▸ **Exercise requirements**: Could you restate the whole listing word for word?
Start of Data excerpts
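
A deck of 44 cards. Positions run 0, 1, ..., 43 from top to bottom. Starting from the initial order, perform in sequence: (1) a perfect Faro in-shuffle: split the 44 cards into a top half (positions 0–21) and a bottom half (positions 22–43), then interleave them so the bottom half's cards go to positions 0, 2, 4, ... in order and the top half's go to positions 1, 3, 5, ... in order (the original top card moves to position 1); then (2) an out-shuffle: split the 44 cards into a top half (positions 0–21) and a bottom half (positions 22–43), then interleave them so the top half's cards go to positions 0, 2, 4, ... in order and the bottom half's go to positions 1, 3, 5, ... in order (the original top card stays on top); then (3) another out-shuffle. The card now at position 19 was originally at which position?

Undo the operations in reverse order, starting from position 19:
  undo op 3 (out-shuffle, from bottom half): 19 ← 31
  undo op 2 (out-shuffle, from bottom half): 31 ← 37
  undo op 1 (in-shuffle, from top half): 37 ← 18
So the card at position 19 came from original position 18.

18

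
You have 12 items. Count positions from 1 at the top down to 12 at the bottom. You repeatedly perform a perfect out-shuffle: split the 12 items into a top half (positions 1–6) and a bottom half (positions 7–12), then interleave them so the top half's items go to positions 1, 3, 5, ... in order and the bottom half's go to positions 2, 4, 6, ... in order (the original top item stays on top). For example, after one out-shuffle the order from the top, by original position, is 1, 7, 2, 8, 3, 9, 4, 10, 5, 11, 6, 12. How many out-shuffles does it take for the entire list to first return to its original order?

10

The out-shuffle permutes the 12 positions with cycle lengths [1, 1, 10].
Every item is home exactly when every cycle has completed a whole number of laps, i.e. after lcm(1, 10) = 10 out-shuffles.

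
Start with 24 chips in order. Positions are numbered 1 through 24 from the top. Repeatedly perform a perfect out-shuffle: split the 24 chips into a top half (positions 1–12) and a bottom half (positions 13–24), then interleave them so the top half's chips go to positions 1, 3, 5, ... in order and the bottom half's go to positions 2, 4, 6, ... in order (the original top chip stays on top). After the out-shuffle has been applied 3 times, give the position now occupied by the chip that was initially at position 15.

21

Track the chip's position through each out-shuffle:
15 → 6 → 11 → 21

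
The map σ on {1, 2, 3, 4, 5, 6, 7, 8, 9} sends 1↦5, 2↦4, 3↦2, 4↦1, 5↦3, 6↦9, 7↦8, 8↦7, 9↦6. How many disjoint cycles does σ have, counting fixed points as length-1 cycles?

3

Cycle decomposition: (1 5 3 2 4) (6 9) (7 8).
3 cycles.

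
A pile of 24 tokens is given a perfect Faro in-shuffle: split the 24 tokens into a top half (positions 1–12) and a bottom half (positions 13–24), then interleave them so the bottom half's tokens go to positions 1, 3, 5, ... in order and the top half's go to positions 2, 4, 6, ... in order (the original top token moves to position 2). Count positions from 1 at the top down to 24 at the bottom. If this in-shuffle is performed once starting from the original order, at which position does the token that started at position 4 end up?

Track the token's position through each in-shuffle:
4 → 8

8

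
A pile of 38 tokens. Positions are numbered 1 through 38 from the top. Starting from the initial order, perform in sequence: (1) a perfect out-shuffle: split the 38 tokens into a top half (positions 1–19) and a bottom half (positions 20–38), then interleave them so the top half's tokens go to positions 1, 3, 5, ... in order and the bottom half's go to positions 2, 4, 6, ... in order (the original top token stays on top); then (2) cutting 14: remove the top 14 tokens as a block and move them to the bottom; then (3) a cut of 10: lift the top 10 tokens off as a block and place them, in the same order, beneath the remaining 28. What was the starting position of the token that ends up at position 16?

Undo the operations in reverse order, starting from position 16:
  undo op 3 (cut 10): 16 ← 26
  undo op 2 (cut 14): 26 ← 2
  undo op 1 (out-shuffle, from bottom half): 2 ← 20
So the token at position 16 came from original position 20.

20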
End of Data excerpts
▸ **Task solution**:
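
A deck of 44 cards. Positions run 0, 1, ..., 43 from top to bottom. Starting from the initial order, perform in sequence: (1) a perfect Faro in-shuffle: split the 44 cards into a top half (positions 0–21) and a bottom half (positions 22–43), then interleave them so the bottom half's cards go to positions 0, 2, 4, ... in order and the top half's go to positions 1, 3, 5, ... in order (the original top card moves to position 1); then (2) an out-shuffle: split the 44 cards into a top half (positions 0–21) and a bottom half (positions 22–43), then interleave them so the top half's cards go to positions 0, 2, 4, ... in order and the bottom half's go to positions 1, 3, 5, ... in order (the original top card stays on top); then (3) another out-shuffle. The card now at position 19 was originally at which position?

Undo the operations in reverse order, starting from position 19:
  undo op 3 (out-shuffle, from bottom half): 19 ← 31
  undo op 2 (out-shuffle, from bottom half): 31 ← 37
  undo op 1 (in-shuffle, from top half): 37 ← 18
So the card at position 19 came from original position 18.

18

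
You have 12 items. Count positions from 1 at the top down to 12 at the bottom. You repeatedly perform a perfect out-shuffle: split the 12 items into a top half (positions 1–6) and a bottom half (positions 7–12), then interleave them so the top half's items go to positions 1, 3, 5, ... in order and the bottom half's go to positions 2, 4, 6, ... in order (the original top item stays on top). For example, after one out-shuffle the order from the top, by original position, is 1, 7, 2, 8, 3, 9, 4, 10, 5, 11, 6, 12. How many out-shuffles does it take for the entire list to first return to its original order?

10

The out-shuffle permutes the 12 positions with cycle lengths [1, 1, 10].
Every item is home exactly when every cycle has completed a whole number of laps, i.e. after lcm(1, 10) = 10 out-shuffles.

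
Start with 24 chips in order. Positions are numbered 1 through 24 from the top. Repeatedly perform a perfect out-shuffle: split the 24 chips into a top half (positions 1–12) and a bottom half (positions 13–24), then interleave them so the top half's chips go to positions 1, 3, 5, ... in order and the bottom half's go to positions 2, 4, 6, ... in order (the original top chip stays on top). After the out-shuffle has been applied 3 times, give the position now occupied by the chip that was initially at position 15.

21

Track the chip's position through each out-shuffle:
15 → 6 → 11 → 21

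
The map σ on {1, 2, 3, 4, 5, 6, 7, 8, 9} sends 1↦5, 2↦4, 3↦2, 4↦1, 5↦3, 6↦9, 7↦8, 8↦7, 9↦6. How many disjoint cycles does σ have, counting fixed points as length-1 cycles?

3

Cycle decomposition: (1 5 3 2 4) (6 9) (7 8).
3 cycles.

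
A pile of 24 tokens is given a perfect Faro in-shuffle: split the 24 tokens into a top half (positions 1–12) and a bottom half (positions 13–24), then interleave them so the bottom half's tokens go to positions 1, 3, 5, ... in order and the top half's go to positions 2, 4, 6, ... in order (the original top token moves to position 2). Count positions from 1 at the top down to 24 at the bottom. If this in-shuffle is performed once starting from the original order, at which position does the token that started at position 4 end up?

Track the token's position through each in-shuffle:
4 → 8

8

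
A pile of 38 tokens. Positions are numbered 1 through 38 from the top. Starting from the initial order, perform in sequence: (1) a perfect out-shuffle: split the 38 tokens into a top half (positions 1–19) and a bottom half (positions 20–38), then interleave them so the top half's tokens go to positions 1, 3, 5, ... in order and the bottom half's go to positions 2, 4, 6, ... in order (the original top token stays on top); then (2) cutting 14: remove the top 14 tokens as a block and move them to the bottom; then (3) a cut of 10: lift the top 10 tokens off as a block and place them, in the same order, beneath the remaining 28. What was the starting position of the token that ends up at position 16?

Undo the operations in reverse order, starting from position 16:
  undo op 3 (cut 10): 16 ← 26
  undo op 2 (cut 14): 26 ← 2
  undo op 1 (out-shuffle, from bottom half): 2 ← 20
So the token at position 16 came from original position 20.

20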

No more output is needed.